=== Source data ===

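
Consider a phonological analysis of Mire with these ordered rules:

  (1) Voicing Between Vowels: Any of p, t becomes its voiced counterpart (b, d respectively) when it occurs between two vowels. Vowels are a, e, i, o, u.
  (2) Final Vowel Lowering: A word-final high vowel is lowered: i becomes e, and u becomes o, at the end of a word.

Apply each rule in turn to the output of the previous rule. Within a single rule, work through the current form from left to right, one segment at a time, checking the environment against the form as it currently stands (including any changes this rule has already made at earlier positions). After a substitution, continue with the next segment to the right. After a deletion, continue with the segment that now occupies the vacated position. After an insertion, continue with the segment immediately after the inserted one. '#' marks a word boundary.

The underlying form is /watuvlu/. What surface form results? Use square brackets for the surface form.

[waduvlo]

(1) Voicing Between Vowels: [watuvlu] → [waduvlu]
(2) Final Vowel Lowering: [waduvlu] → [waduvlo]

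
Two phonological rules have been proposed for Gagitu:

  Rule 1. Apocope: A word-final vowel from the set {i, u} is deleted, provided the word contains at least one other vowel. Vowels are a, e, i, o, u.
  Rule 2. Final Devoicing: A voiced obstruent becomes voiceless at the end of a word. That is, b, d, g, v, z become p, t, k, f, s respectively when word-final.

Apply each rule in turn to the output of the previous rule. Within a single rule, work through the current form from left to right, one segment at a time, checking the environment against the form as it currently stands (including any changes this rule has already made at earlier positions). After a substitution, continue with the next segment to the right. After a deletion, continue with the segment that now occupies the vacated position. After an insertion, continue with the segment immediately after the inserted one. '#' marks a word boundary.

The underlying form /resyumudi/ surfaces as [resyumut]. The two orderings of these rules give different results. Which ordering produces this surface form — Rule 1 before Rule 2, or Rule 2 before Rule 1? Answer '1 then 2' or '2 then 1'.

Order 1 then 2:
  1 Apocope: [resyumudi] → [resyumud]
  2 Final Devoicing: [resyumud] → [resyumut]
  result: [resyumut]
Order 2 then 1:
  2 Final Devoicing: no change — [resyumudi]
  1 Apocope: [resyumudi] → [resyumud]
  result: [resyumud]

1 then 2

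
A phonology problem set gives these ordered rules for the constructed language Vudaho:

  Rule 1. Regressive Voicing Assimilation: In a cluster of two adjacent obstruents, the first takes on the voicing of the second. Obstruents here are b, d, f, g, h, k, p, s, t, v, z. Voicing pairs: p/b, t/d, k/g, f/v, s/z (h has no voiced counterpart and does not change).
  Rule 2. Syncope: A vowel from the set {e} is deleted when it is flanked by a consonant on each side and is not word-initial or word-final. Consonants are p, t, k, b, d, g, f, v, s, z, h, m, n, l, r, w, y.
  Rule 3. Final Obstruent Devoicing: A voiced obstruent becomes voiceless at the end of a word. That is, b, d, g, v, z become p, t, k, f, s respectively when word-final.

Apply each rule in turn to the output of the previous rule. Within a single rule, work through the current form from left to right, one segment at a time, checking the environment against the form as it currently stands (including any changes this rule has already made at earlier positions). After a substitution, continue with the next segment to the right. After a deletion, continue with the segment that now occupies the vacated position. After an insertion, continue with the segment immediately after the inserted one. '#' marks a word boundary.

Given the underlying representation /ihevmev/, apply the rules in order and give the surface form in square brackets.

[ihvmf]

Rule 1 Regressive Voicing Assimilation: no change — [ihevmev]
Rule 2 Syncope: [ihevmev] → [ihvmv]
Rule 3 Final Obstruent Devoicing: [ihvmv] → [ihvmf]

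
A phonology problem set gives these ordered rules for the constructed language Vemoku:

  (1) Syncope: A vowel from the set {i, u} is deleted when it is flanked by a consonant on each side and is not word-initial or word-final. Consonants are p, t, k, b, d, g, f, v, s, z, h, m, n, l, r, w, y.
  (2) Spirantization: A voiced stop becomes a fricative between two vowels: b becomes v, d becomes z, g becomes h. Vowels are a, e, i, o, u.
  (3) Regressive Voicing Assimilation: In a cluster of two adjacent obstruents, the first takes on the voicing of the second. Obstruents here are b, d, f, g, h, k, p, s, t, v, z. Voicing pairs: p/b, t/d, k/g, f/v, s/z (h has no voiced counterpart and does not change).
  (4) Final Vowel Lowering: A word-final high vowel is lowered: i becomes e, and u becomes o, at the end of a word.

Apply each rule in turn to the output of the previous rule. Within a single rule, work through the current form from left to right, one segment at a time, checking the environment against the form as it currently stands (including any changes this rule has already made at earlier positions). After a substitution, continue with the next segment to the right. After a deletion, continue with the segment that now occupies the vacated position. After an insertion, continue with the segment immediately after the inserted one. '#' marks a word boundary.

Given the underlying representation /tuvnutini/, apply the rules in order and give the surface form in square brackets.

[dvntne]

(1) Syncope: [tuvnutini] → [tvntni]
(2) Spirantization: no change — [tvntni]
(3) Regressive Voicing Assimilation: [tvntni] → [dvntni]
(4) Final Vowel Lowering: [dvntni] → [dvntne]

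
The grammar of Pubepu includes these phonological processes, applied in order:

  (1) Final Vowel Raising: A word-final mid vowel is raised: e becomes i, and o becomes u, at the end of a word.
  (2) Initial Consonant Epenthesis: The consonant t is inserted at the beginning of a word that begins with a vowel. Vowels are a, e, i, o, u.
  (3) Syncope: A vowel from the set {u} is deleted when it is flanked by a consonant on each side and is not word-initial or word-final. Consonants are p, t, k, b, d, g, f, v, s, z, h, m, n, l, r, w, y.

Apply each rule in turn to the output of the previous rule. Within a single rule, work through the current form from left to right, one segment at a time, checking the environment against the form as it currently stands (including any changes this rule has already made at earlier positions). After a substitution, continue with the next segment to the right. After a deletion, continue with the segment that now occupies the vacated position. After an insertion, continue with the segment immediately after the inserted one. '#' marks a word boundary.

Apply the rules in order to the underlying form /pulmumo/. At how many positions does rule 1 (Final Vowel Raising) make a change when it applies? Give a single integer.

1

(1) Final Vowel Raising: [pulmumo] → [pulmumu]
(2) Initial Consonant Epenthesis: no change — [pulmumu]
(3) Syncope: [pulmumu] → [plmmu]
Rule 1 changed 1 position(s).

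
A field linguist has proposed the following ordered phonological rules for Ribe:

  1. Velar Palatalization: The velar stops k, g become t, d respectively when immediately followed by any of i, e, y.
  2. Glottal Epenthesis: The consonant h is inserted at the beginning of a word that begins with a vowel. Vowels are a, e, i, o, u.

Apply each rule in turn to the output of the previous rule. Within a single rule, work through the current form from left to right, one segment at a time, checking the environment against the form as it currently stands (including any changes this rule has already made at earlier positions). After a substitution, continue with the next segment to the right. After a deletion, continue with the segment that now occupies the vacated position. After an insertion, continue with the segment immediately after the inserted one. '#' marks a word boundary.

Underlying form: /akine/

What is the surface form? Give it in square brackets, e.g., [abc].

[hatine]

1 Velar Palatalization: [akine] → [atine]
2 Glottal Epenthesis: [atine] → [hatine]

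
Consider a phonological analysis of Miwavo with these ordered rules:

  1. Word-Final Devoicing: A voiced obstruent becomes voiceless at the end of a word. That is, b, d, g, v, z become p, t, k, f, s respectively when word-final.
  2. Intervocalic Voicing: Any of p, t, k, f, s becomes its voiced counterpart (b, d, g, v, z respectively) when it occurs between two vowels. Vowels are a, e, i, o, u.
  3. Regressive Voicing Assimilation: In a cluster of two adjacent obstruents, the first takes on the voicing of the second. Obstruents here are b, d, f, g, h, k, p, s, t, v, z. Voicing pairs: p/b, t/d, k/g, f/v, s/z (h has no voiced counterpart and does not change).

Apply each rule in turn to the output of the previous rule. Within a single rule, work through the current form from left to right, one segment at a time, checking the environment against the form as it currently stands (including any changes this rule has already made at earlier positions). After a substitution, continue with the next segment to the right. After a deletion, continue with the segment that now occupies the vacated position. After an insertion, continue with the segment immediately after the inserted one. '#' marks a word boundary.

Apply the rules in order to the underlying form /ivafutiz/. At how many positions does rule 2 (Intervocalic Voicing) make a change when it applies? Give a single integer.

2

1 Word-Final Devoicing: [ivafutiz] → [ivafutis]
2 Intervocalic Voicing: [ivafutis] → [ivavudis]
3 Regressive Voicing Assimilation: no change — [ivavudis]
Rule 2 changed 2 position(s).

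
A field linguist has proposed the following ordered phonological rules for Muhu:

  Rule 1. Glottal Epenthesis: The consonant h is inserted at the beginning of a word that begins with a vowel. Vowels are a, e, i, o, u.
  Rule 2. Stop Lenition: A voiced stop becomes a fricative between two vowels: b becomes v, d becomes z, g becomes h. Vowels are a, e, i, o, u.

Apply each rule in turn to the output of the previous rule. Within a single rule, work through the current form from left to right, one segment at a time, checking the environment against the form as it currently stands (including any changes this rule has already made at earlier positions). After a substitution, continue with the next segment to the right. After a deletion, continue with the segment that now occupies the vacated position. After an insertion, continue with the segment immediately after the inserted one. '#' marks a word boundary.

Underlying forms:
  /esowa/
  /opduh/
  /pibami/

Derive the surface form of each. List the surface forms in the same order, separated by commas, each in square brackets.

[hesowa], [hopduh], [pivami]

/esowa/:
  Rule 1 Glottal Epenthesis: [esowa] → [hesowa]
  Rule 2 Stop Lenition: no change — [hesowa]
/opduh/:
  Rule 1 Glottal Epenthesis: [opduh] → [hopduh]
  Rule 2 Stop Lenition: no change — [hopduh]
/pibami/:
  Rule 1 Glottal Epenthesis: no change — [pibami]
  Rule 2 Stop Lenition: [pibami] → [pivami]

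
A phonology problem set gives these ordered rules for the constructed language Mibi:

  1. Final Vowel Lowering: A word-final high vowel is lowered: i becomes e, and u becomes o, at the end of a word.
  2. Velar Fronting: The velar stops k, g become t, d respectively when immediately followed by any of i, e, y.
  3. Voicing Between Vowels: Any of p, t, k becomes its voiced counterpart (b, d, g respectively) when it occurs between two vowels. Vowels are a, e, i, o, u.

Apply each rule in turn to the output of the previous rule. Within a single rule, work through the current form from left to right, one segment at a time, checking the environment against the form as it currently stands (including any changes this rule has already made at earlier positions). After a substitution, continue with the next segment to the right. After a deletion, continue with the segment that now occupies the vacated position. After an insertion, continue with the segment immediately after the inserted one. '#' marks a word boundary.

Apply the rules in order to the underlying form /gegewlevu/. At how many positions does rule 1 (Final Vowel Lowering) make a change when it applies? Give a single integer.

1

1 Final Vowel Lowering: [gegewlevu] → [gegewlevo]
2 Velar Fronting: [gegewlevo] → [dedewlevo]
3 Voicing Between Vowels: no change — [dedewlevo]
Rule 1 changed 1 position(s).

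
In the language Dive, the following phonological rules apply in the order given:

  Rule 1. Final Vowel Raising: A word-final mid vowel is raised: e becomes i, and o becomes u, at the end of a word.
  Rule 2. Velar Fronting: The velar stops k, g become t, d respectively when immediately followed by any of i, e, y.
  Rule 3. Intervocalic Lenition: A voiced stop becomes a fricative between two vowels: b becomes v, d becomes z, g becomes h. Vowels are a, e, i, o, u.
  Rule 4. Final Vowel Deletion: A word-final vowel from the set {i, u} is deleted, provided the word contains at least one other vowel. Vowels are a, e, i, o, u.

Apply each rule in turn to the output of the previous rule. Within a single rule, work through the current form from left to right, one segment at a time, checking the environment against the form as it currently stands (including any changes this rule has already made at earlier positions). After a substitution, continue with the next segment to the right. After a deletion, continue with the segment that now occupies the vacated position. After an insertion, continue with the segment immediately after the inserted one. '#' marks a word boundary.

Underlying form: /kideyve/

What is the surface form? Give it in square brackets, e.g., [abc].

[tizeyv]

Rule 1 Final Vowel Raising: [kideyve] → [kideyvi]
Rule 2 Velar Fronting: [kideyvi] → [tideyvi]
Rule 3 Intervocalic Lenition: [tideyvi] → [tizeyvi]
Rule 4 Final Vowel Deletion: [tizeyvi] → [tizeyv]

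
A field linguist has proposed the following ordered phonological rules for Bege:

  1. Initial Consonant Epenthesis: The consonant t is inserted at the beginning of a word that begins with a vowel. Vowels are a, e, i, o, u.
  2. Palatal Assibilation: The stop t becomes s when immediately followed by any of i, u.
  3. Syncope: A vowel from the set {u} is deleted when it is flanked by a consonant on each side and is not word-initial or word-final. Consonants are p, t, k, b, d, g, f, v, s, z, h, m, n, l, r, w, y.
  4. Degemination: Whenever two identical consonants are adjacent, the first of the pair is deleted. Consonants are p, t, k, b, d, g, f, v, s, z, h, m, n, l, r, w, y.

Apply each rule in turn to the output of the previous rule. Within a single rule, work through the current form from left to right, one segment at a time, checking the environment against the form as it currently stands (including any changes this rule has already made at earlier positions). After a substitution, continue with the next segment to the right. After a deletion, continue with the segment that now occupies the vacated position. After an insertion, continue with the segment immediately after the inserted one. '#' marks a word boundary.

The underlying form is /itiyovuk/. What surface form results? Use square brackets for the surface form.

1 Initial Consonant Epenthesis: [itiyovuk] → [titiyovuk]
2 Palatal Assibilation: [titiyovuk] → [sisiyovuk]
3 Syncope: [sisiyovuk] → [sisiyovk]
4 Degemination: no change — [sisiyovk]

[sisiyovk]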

===
=== Source data ===

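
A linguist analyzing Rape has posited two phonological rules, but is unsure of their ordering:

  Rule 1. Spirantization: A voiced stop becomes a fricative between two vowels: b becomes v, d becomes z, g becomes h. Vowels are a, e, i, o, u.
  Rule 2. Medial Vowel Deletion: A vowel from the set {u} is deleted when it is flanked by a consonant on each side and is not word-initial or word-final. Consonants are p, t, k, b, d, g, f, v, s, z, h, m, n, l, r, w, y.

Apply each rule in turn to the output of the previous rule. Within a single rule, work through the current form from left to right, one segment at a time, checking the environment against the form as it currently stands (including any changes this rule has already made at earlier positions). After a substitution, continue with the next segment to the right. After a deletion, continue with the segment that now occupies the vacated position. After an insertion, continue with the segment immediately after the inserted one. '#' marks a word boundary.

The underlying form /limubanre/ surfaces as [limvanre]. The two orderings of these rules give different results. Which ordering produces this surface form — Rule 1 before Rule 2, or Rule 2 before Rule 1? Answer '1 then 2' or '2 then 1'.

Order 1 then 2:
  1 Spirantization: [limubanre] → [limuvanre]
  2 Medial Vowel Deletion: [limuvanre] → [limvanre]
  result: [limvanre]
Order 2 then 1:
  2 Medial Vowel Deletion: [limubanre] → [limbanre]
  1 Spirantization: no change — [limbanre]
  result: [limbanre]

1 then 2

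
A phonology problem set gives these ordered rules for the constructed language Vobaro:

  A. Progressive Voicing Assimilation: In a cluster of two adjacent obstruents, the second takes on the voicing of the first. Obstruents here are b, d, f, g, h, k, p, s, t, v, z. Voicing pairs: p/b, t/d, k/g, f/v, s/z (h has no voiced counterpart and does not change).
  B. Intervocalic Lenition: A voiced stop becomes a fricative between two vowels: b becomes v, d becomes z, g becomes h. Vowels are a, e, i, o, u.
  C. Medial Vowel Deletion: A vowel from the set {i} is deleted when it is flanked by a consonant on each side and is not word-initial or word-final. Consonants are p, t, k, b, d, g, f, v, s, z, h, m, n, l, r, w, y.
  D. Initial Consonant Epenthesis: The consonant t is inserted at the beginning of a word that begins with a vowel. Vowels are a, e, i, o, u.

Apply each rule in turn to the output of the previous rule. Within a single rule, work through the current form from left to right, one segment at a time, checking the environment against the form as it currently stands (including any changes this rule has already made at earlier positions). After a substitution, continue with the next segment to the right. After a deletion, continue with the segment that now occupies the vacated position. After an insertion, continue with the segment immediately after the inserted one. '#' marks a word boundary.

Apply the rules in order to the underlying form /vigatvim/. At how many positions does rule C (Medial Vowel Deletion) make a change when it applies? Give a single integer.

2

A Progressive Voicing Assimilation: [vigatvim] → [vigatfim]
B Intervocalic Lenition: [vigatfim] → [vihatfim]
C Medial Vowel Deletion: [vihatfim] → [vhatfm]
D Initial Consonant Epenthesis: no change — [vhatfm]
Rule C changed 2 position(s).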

===

• Exercise description: Going back over the entries above, copy word for word every line from the one that has "(1) Voicing Between Vowels: Any" on through the one that has "Rule 2. Final".

• Solution for this problem:
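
  (1) Voicing Between Vowels: Any of p, t becomes its voiced counterpart (b, d respectively) when it occurs between two vowels. Vowels are a, e, i, o, u.
  (2) Final Vowel Lowering: A word-final high vowel is lowered: i becomes e, and u becomes o, at the end of a word.

Apply each rule in turn to the output of the previous rule. Within a single rule, work through the current form from left to right, one segment at a time, checking the environment against the form as it currently stands (including any changes this rule has already made at earlier positions). After a substitution, continue with the next segment to the right. After a deletion, continue with the segment that now occupies the vacated position. After an insertion, continue with the segment immediately after the inserted one. '#' marks a word boundary.

The underlying form is /watuvlu/. What surface form results? Use square brackets for the surface form.

[waduvlo]

(1) Voicing Between Vowels: [watuvlu] → [waduvlu]
(2) Final Vowel Lowering: [waduvlu] → [waduvlo]

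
Two phonological rules have been proposed for Gagitu:

  Rule 1. Apocope: A word-final vowel from the set {i, u} is deleted, provided the word contains at least one other vowel. Vowels are a, e, i, o, u.
  Rule 2. Final Devoicing: A voiced obstruent becomes voiceless at the end of a word. That is, b, d, g, v, z become p, t, k, f, s respectively when word-final.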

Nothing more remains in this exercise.